◆ Assigned task
Go through the records and extract every line with the word "Consider".

(Stored records)

^^^^^^^^^^^^^^^^

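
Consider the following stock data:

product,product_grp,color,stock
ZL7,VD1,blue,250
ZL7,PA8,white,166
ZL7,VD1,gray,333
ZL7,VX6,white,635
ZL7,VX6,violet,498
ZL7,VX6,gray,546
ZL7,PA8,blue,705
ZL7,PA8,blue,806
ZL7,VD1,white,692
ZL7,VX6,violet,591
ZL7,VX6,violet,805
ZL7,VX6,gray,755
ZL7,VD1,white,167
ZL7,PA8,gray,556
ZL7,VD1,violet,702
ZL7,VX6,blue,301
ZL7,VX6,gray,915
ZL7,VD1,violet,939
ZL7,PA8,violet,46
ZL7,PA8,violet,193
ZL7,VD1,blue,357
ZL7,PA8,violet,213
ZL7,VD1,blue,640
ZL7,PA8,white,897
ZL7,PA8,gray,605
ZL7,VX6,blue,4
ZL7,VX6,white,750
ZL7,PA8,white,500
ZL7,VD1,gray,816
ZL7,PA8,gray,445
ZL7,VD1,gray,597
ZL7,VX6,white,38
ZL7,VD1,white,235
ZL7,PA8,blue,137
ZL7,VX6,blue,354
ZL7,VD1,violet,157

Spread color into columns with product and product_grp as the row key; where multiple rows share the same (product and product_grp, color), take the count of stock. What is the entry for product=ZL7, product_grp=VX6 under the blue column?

3

Rows with product=ZL7, product_grp=VX6 and color=blue: stock values are 301, 4, 354.
3 rows match — count = 3.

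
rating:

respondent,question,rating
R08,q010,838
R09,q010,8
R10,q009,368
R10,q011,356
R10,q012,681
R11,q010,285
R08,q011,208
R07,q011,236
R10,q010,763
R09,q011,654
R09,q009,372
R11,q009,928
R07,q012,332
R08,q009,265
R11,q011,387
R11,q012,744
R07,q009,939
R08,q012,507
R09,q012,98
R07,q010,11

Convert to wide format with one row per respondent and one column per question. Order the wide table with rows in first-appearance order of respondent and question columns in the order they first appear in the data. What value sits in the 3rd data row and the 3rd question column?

356

With rows in first-appearance order of respondent, row 3 is respondent=R10. question columns in first-appearance order: q010, q009, q011, q012; column 3 is q011.
Long rows with respondent=R10, question=q011: rating = 356.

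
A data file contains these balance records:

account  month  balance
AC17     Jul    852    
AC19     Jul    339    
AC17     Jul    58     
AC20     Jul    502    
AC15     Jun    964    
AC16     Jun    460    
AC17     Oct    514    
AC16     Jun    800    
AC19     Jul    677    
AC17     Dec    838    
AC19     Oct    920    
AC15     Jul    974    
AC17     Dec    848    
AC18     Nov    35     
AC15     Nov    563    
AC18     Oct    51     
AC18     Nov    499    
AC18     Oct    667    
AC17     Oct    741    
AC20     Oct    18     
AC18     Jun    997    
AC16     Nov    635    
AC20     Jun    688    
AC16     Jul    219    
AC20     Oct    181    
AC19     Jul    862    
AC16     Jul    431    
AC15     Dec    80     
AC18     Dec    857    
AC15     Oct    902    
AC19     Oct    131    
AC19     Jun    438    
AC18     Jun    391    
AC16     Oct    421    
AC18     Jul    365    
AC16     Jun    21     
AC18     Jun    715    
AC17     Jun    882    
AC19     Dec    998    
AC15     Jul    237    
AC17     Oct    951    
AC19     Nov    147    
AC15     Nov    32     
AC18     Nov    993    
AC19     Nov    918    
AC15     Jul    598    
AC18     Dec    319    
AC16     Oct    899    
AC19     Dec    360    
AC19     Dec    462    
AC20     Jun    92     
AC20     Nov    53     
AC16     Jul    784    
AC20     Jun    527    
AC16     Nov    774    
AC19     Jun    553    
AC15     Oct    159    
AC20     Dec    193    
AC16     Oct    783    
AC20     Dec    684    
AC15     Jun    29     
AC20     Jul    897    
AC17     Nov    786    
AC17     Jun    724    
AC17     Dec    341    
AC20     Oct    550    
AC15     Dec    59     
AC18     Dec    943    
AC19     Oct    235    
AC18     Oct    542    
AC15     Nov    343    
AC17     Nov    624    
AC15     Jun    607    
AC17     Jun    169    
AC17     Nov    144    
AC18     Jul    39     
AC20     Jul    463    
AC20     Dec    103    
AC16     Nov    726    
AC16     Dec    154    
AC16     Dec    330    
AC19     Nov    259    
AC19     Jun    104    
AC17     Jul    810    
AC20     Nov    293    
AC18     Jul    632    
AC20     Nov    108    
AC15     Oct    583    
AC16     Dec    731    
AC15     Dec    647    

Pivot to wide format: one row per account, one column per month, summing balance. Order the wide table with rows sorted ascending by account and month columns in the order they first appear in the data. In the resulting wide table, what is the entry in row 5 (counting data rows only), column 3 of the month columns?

1286

With rows sorted ascending by account, row 5 is account=AC19. month columns in first-appearance order: Jul, Jun, Oct, Dec, Nov; column 3 is Oct.
Long rows with account=AC19, month=Oct: 920 + 131 + 235 = 1286.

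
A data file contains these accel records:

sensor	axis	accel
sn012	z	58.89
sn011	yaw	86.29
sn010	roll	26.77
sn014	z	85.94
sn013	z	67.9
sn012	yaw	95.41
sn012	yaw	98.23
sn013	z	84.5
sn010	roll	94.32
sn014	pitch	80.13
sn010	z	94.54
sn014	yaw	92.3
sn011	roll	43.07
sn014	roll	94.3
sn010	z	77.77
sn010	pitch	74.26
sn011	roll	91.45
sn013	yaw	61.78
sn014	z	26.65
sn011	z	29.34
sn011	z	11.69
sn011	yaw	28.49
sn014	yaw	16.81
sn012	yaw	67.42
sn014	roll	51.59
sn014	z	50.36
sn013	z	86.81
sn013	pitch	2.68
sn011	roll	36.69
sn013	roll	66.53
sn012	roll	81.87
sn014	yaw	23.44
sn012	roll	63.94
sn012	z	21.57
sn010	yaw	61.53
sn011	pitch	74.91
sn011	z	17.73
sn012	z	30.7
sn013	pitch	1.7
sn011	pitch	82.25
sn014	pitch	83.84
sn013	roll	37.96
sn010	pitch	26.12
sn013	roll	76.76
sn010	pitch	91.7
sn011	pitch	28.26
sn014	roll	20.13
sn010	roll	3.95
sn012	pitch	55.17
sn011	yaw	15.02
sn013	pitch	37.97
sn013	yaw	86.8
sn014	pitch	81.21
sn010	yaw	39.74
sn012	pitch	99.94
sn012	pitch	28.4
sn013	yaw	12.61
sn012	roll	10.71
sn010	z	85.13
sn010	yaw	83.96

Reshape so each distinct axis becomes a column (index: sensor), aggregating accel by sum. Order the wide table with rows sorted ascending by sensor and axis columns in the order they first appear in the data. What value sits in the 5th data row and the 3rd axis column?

With rows sorted ascending by sensor, row 5 is sensor=sn014. axis columns in first-appearance order: z, yaw, roll, pitch; column 3 is roll.
Long rows with sensor=sn014, axis=roll: 94.3 + 51.59 + 20.13 = 166.02.

166.02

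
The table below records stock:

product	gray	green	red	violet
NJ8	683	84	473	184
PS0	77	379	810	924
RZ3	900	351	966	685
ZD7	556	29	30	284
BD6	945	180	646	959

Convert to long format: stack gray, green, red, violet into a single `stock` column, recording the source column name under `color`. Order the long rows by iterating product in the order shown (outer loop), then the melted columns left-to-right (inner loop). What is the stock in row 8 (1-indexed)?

20 rows total (5 × 4). Row 8: index ⌊(8-1)/4⌋ = 1 into product → PS0; (8-1) mod 4 = 3 into the melted columns → violet.
So row 8 is (PS0, violet, 924); stock = 924.

924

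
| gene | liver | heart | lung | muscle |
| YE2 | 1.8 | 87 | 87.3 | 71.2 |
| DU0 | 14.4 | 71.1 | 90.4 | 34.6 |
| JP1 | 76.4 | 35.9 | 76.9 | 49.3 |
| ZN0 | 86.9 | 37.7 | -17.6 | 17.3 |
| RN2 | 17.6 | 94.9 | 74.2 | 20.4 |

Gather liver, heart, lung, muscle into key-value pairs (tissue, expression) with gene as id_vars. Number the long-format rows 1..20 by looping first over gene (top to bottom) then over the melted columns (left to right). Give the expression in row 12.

49.3

20 rows total (5 × 4). Row 12: index ⌊(12-1)/4⌋ = 2 into gene → JP1; (12-1) mod 4 = 3 into the melted columns → muscle.
So row 12 is (JP1, muscle, 49.3); expression = 49.3.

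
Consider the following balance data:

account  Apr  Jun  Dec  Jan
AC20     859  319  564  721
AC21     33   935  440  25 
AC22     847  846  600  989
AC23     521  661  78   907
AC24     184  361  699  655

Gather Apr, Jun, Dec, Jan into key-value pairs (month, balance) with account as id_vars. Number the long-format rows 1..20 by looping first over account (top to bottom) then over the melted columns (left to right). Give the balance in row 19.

699

20 rows total (5 × 4). Row 19: index ⌊(19-1)/4⌋ = 4 into account → AC24; (19-1) mod 4 = 2 into the melted columns → Dec.
So row 19 is (AC24, Dec, 699); balance = 699.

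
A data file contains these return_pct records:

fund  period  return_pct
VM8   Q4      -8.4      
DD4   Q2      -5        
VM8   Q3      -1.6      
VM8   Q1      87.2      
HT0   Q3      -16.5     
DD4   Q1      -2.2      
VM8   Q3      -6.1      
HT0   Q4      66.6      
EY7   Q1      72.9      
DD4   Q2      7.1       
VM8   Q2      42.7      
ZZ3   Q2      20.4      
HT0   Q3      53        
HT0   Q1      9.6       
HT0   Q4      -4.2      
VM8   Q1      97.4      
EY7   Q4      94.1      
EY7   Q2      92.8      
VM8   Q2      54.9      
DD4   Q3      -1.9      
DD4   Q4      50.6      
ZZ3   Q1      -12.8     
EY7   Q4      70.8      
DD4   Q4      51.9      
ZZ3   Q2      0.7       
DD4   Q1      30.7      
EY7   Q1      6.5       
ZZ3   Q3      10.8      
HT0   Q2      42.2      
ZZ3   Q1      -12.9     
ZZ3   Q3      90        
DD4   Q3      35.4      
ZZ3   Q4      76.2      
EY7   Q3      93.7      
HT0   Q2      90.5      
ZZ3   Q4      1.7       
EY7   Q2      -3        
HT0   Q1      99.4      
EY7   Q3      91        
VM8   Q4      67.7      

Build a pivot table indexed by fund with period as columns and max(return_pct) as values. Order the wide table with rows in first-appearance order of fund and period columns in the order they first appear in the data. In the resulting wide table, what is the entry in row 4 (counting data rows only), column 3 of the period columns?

93.7

With rows in first-appearance order of fund, row 4 is fund=EY7. period columns in first-appearance order: Q4, Q2, Q3, Q1; column 3 is Q3.
Long rows with fund=EY7, period=Q3: max(93.7, 91) = 93.7.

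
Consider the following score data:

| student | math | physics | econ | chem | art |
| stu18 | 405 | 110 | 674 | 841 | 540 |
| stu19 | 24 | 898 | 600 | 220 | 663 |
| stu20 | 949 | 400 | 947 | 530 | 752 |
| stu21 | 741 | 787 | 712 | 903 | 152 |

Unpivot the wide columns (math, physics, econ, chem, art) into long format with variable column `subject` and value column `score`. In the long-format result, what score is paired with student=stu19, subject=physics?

Unpivoting turns each (student, wide-column) pair into one long row.
The wide cell at row stu19, column physics holds 898, so the long row (stu19, physics) has score=898.

898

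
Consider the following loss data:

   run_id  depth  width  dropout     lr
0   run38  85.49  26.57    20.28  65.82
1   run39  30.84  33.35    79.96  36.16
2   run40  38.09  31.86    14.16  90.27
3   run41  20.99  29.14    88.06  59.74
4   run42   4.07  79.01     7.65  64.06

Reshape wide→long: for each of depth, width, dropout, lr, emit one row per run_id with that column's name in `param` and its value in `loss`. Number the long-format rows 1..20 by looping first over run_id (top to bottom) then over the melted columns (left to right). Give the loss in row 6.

20 rows total (5 × 4). Row 6: index ⌊(6-1)/4⌋ = 1 into run_id → run39; (6-1) mod 4 = 1 into the melted columns → width.
So row 6 is (run39, width, 33.35); loss = 33.35.

33.35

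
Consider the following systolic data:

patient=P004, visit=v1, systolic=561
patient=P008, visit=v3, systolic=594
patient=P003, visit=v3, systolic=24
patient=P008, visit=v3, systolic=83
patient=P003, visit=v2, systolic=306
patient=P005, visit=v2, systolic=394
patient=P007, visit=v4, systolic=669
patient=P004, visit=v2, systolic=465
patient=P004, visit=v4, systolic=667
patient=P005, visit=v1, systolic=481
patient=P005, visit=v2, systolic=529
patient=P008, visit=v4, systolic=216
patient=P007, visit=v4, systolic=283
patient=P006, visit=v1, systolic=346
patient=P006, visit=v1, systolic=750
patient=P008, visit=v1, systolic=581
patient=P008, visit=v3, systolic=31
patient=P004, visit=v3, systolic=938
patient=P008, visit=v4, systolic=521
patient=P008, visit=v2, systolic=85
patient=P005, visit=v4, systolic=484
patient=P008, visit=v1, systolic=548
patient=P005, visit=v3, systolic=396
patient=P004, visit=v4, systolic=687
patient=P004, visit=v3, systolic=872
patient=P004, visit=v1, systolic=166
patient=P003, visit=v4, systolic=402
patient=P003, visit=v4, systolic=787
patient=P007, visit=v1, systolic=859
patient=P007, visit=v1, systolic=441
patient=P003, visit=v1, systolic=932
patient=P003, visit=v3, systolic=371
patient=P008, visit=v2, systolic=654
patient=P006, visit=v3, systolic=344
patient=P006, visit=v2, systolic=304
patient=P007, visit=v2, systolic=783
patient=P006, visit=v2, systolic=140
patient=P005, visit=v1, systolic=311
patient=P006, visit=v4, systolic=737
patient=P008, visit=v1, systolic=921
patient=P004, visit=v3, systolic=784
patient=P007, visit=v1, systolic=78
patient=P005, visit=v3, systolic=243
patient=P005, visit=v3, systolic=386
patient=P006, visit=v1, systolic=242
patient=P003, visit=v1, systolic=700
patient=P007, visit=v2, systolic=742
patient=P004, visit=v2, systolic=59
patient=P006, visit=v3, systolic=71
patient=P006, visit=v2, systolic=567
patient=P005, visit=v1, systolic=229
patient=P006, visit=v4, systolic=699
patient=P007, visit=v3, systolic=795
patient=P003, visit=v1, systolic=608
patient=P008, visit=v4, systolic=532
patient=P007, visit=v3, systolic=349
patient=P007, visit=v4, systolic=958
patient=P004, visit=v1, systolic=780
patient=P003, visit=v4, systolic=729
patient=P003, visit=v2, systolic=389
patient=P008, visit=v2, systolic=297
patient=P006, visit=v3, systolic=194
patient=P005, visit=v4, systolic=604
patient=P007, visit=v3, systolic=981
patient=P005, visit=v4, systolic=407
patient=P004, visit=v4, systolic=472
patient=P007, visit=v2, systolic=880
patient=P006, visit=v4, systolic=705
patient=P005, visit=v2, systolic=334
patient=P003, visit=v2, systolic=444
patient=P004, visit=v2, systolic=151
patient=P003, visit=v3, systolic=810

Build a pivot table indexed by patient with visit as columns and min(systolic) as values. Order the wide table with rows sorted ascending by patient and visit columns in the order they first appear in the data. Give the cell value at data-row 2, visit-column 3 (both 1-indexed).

59

With rows sorted ascending by patient, row 2 is patient=P004. visit columns in first-appearance order: v1, v3, v2, v4; column 3 is v2.
Long rows with patient=P004, visit=v2: min(465, 59, 151) = 59.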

^^^^^^^^^^^^^^^^

◆ Result of this task
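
Consider the following stock data:
Consider the following balance data:
Consider the following score data:
Consider the following loss data:
Consider the following systolic data: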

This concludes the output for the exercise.